REQUIREMENT:
Among the entries below, how many lines hold "fill"? Reply with the number only.

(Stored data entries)
--------------------------------
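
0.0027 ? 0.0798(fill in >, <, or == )<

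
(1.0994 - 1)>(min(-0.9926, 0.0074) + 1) True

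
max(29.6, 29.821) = 29.821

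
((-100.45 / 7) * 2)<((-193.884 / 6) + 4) True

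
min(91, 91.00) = 91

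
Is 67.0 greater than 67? No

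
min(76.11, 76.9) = 76.11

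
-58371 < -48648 True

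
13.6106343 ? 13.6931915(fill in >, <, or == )<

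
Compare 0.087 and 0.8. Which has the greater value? 0.8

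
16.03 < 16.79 True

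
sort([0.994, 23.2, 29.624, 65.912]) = [0.994, 23.2, 29.624, 65.912]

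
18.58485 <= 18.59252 True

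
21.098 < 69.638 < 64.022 False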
--------------------------------
ANSWER TO THE PROBLEM:
2